Each line from the one containing "A retail store" to the end of the records below should be restated word for word; please leave out all other lines.

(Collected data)
════════════════

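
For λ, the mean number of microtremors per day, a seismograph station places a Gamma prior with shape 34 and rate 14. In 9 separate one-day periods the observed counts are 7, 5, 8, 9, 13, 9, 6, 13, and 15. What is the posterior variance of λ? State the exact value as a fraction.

Total count: 7 + 5 + 8 + 9 + 13 + 9 + 6 + 13 + 15 = 85.
Total exposure: 9 days.
By Gamma–Poisson conjugacy, the posterior is Gamma(α + Σx, β + Σt) = Gamma(34 + 85, 14 + 9) = Gamma(119, 23).
Posterior variance = α'/β'² = 119/529.

119/529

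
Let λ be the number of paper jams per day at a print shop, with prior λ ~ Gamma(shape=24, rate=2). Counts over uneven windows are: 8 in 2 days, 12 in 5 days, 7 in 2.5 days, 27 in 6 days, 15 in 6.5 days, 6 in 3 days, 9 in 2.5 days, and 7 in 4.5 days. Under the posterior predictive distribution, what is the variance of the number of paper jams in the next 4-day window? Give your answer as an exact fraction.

Total count: 8 + 12 + 7 + 27 + 15 + 6 + 9 + 7 = 91.
Total exposure: 2 + 5 + 2.5 + 6 + 6.5 + 3 + 2.5 + 4.5 = 32 days.
The Gamma prior is conjugate for the Poisson rate, so λ | data ~ Gamma(24+91, 2+32) = Gamma(115, 34).
The posterior predictive for a window of length T is Negative Binomial with variance T·α'·(β'+T)/β'² = 4·115·38/1156 = 4370/289.

4370/289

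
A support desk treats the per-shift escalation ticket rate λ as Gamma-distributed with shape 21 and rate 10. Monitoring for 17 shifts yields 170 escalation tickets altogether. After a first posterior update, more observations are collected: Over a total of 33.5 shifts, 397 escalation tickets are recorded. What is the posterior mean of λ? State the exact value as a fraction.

1176/121

Total count 170 over total exposure 17 shifts.
After the first batch: Gamma(21 + 170, 10 + 17) = Gamma(191, 27).
Total count 397 over total exposure 33.5 shifts.
After the second batch: Gamma(191 + 397, 27 + 33.5) = Gamma(588, 121/2).
Posterior mean = α'/β' = 588/(121/2) = 1176/121.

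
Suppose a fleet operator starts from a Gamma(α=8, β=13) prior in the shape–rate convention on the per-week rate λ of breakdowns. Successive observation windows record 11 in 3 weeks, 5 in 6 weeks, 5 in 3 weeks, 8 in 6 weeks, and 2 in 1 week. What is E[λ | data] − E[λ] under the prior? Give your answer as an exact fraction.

Total count: 11 + 5 + 5 + 8 + 2 = 31.
Total exposure: 3 + 6 + 3 + 6 + 1 = 19 weeks.
Gamma(α, β) with Poisson data over total exposure Σt gives posterior Gamma(α+Σx, β+Σt) = Gamma(39, 32).
Posterior mean = 39/32 = 39/32; prior mean = 8/13 = 8/13. Difference = 39/32 − 8/13 = 251/416.

251/416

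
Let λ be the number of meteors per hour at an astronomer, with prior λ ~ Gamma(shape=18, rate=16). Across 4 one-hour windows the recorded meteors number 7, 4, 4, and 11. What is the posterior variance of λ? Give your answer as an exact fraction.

Total count: 7 + 4 + 4 + 11 = 26.
Total exposure: 4 hours.
Gamma(α, β) with Poisson data over total exposure Σt gives posterior Gamma(α+Σx, β+Σt) = Gamma(44, 20).
Posterior variance = α'/β'² = 44/400 = 11/100.

11/100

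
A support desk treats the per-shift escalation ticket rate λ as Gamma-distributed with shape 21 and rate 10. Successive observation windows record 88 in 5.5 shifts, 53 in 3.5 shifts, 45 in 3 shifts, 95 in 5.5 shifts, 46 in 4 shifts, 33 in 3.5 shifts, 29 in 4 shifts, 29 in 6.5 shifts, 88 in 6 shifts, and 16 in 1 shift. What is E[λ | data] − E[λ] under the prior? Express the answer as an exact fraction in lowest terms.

577/70

Total count: 88 + 53 + 45 + 95 + 46 + 33 + 29 + 29 + 88 + 16 = 522.
Total exposure: 5.5 + 3.5 + 3 + 5.5 + 4 + 3.5 + 4 + 6.5 + 6 + 1 = 42.5 shifts.
Gamma(α, β) with Poisson data over total exposure Σt gives posterior Gamma(α+Σx, β+Σt) = Gamma(543, 105/2).
Posterior mean = 543/(105/2) = 362/35; prior mean = 21/10 = 21/10. Difference = 362/35 − 21/10 = 577/70.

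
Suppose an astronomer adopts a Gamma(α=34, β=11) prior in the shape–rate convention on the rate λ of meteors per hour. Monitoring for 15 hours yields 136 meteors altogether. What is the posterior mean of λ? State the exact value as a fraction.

85/13

Total count 136 over total exposure 15 hours.
By Gamma–Poisson conjugacy, the posterior is Gamma(α + Σx, β + Σt) = Gamma(34 + 136, 11 + 15) = Gamma(170, 26).
Posterior mean = α'/β' = 170/26 = 85/13.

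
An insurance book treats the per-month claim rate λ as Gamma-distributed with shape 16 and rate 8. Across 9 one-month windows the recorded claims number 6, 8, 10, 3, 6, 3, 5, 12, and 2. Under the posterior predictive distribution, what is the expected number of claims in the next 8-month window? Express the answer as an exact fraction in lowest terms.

568/17

Total count: 6 + 8 + 10 + 3 + 6 + 3 + 5 + 12 + 2 = 55.
Total exposure: 9 months.
Conjugate update: add total count to the shape and total exposure to the rate, giving Gamma(71, 17).
Predictive mean over an 8-month window = T·E[λ|data] = 8·71/17 = 568/17.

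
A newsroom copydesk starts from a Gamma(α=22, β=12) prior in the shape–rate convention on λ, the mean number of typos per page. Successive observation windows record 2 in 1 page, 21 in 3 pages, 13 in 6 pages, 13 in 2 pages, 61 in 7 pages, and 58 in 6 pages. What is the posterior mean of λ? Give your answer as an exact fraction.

190/37

Total count: 2 + 21 + 13 + 13 + 61 + 58 = 168.
Total exposure: 1 + 3 + 6 + 2 + 7 + 6 = 25 pages.
By Gamma–Poisson conjugacy, the posterior is Gamma(α + Σx, β + Σt) = Gamma(22 + 168, 12 + 25) = Gamma(190, 37).
Posterior mean = α'/β' = 190/37.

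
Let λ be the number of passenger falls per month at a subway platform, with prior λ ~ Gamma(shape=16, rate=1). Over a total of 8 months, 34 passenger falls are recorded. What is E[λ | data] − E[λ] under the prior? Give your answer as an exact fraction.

Total count 34 over total exposure 8 months.
By Gamma–Poisson conjugacy, the posterior is Gamma(α + Σx, β + Σt) = Gamma(16 + 34, 1 + 8) = Gamma(50, 9).
Posterior mean = 50/9 = 50/9; prior mean = 16/1 = 16. Difference = 50/9 − 16 = -94/9.

-94/9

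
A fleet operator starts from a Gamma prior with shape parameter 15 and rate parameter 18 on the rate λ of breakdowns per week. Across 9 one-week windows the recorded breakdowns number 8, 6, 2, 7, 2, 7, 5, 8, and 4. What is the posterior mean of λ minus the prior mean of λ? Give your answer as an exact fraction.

83/54

Total count: 8 + 6 + 2 + 7 + 2 + 7 + 5 + 8 + 4 = 49.
Total exposure: 9 weeks.
Posterior: α' = 15 + 49 = 64, β' = 18 + 9 = 27.
Posterior mean = 64/27 = 64/27; prior mean = 15/18 = 5/6. Difference = 64/27 − 5/6 = 83/54.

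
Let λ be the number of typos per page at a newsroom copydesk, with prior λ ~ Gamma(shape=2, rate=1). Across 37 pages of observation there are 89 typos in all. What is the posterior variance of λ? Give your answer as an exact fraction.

Total count 89 over total exposure 37 pages.
Conjugate update: add total count to the shape and total exposure to the rate, giving Gamma(91, 38).
Posterior variance = α'/β'² = 91/1444.

91/1444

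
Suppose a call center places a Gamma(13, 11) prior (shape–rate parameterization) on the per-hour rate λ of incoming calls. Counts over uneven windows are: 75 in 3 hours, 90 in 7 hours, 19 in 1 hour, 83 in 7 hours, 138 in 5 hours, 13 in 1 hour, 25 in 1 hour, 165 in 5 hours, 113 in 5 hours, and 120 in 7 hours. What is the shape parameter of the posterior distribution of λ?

Total count: 75 + 90 + 19 + 83 + 138 + 13 + 25 + 165 + 113 + 120 = 841.
Total exposure: 3 + 7 + 1 + 7 + 5 + 1 + 1 + 5 + 5 + 7 = 42 hours.
Gamma(α, β) with Poisson data over total exposure Σt gives posterior Gamma(α+Σx, β+Σt) = Gamma(854, 53).

854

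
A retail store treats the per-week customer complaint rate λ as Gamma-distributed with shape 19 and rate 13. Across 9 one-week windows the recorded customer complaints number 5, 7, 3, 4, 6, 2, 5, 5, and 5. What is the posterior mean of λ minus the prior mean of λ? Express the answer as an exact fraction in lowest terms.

Total count: 5 + 7 + 3 + 4 + 6 + 2 + 5 + 5 + 5 = 42.
Total exposure: 9 weeks.
Gamma(α, β) with Poisson data over total exposure Σt gives posterior Gamma(α+Σx, β+Σt) = Gamma(61, 22).
Posterior mean = 61/22 = 61/22; prior mean = 19/13 = 19/13. Difference = 61/22 − 19/13 = 375/286.

375/286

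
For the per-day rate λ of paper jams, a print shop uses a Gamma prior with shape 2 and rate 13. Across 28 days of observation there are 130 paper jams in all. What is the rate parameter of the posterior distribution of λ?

Total count 130 over total exposure 28 days.
By Gamma–Poisson conjugacy, the posterior is Gamma(α + Σx, β + Σt) = Gamma(2 + 130, 13 + 28) = Gamma(132, 41).

41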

════════════════

Task output ▸
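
A retail store treats the per-week customer complaint rate λ as Gamma-distributed with shape 19 and rate 13. Across 9 one-week windows the recorded customer complaints number 5, 7, 3, 4, 6, 2, 5, 5, and 5. What is the posterior mean of λ minus the prior mean of λ? Express the answer as an exact fraction in lowest terms.

Total count: 5 + 7 + 3 + 4 + 6 + 2 + 5 + 5 + 5 = 42.
Total exposure: 9 weeks.
Gamma(α, β) with Poisson data over total exposure Σt gives posterior Gamma(α+Σx, β+Σt) = Gamma(61, 22).
Posterior mean = 61/22 = 61/22; prior mean = 19/13 = 19/13. Difference = 61/22 − 19/13 = 375/286.

375/286

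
For the per-day rate λ of paper jams, a print shop uses a Gamma prior with shape 2 and rate 13. Across 28 days of observation there are 130 paper jams in all. What is the rate parameter of the posterior distribution of λ?

Total count 130 over total exposure 28 days.
By Gamma–Poisson conjugacy, the posterior is Gamma(α + Σx, β + Σt) = Gamma(2 + 130, 13 + 28) = Gamma(132, 41).

41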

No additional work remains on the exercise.